Write out all of the entries below word for word.

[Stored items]
▶

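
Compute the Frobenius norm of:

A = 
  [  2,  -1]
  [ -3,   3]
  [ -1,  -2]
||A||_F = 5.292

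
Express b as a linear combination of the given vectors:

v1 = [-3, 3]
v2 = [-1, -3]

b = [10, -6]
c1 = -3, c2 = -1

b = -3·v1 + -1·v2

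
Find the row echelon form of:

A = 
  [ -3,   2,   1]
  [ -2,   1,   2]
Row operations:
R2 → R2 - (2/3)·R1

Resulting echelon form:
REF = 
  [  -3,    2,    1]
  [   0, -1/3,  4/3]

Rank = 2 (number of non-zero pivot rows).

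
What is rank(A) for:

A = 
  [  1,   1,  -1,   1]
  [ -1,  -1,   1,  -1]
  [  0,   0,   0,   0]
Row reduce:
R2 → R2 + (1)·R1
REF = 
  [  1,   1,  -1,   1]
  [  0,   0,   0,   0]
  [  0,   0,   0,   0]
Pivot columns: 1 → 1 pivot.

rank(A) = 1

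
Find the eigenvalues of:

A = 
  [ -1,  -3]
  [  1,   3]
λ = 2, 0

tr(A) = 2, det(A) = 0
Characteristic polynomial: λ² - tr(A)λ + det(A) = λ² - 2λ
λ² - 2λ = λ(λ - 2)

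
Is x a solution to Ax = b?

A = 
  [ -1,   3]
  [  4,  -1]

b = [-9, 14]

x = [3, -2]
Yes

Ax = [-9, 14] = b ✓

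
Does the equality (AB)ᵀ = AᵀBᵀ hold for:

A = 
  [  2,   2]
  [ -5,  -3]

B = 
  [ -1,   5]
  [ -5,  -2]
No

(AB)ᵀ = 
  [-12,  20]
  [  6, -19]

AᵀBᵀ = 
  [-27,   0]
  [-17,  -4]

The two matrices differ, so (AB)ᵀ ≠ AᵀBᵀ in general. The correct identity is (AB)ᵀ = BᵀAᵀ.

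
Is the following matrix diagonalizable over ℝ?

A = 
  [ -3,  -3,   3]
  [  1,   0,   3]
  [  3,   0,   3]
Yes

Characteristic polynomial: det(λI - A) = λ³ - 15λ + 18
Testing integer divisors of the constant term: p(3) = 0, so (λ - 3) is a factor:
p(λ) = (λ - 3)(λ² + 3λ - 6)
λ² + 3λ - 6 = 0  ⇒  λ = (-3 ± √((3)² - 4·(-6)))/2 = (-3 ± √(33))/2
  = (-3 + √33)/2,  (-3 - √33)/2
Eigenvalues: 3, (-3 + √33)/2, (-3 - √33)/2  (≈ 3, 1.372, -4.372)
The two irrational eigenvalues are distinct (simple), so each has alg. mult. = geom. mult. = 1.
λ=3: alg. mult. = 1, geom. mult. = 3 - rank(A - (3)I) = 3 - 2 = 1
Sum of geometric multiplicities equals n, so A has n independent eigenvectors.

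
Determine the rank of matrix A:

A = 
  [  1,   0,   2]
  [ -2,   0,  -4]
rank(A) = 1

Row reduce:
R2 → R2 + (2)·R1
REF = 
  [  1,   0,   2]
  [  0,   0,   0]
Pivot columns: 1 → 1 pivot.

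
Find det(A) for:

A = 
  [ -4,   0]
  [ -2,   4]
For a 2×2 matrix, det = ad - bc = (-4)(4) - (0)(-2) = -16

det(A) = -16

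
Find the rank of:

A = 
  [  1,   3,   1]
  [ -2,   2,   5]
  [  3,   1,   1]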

◀

[Written solution]:
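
Compute the Frobenius norm of:

A = 
  [  2,  -1]
  [ -3,   3]
  [ -1,  -2]
||A||_F = 5.292

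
Express b as a linear combination of the given vectors:

v1 = [-3, 3]
v2 = [-1, -3]

b = [10, -6]
c1 = -3, c2 = -1

b = -3·v1 + -1·v2

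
Find the row echelon form of:

A = 
  [ -3,   2,   1]
  [ -2,   1,   2]
Row operations:
R2 → R2 - (2/3)·R1

Resulting echelon form:
REF = 
  [  -3,    2,    1]
  [   0, -1/3,  4/3]

Rank = 2 (number of non-zero pivot rows).

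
What is rank(A) for:

A = 
  [  1,   1,  -1,   1]
  [ -1,  -1,   1,  -1]
  [  0,   0,   0,   0]
Row reduce:
R2 → R2 + (1)·R1
REF = 
  [  1,   1,  -1,   1]
  [  0,   0,   0,   0]
  [  0,   0,   0,   0]
Pivot columns: 1 → 1 pivot.

rank(A) = 1

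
Find the eigenvalues of:

A = 
  [ -1,  -3]
  [  1,   3]
λ = 2, 0

tr(A) = 2, det(A) = 0
Characteristic polynomial: λ² - tr(A)λ + det(A) = λ² - 2λ
λ² - 2λ = λ(λ - 2)

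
Is x a solution to Ax = b?

A = 
  [ -1,   3]
  [  4,  -1]

b = [-9, 14]

x = [3, -2]
Yes

Ax = [-9, 14] = b ✓

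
Does the equality (AB)ᵀ = AᵀBᵀ hold for:

A = 
  [  2,   2]
  [ -5,  -3]

B = 
  [ -1,   5]
  [ -5,  -2]
No

(AB)ᵀ = 
  [-12,  20]
  [  6, -19]

AᵀBᵀ = 
  [-27,   0]
  [-17,  -4]

The two matrices differ, so (AB)ᵀ ≠ AᵀBᵀ in general. The correct identity is (AB)ᵀ = BᵀAᵀ.

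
Is the following matrix diagonalizable over ℝ?

A = 
  [ -3,  -3,   3]
  [  1,   0,   3]
  [  3,   0,   3]
Yes

Characteristic polynomial: det(λI - A) = λ³ - 15λ + 18
Testing integer divisors of the constant term: p(3) = 0, so (λ - 3) is a factor:
p(λ) = (λ - 3)(λ² + 3λ - 6)
λ² + 3λ - 6 = 0  ⇒  λ = (-3 ± √((3)² - 4·(-6)))/2 = (-3 ± √(33))/2
  = (-3 + √33)/2,  (-3 - √33)/2
Eigenvalues: 3, (-3 + √33)/2, (-3 - √33)/2  (≈ 3, 1.372, -4.372)
The two irrational eigenvalues are distinct (simple), so each has alg. mult. = geom. mult. = 1.
λ=3: alg. mult. = 1, geom. mult. = 3 - rank(A - (3)I) = 3 - 2 = 1
Sum of geometric multiplicities equals n, so A has n independent eigenvectors.

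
Determine the rank of matrix A:

A = 
  [  1,   0,   2]
  [ -2,   0,  -4]
rank(A) = 1

Row reduce:
R2 → R2 + (2)·R1
REF = 
  [  1,   0,   2]
  [  0,   0,   0]
Pivot columns: 1 → 1 pivot.

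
Find det(A) for:

A = 
  [ -4,   0]
  [ -2,   4]
For a 2×2 matrix, det = ad - bc = (-4)(4) - (0)(-2) = -16

det(A) = -16

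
Find the rank of:

A = 
  [  1,   3,   1]
  [ -2,   2,   5]
  [  3,   1,   1]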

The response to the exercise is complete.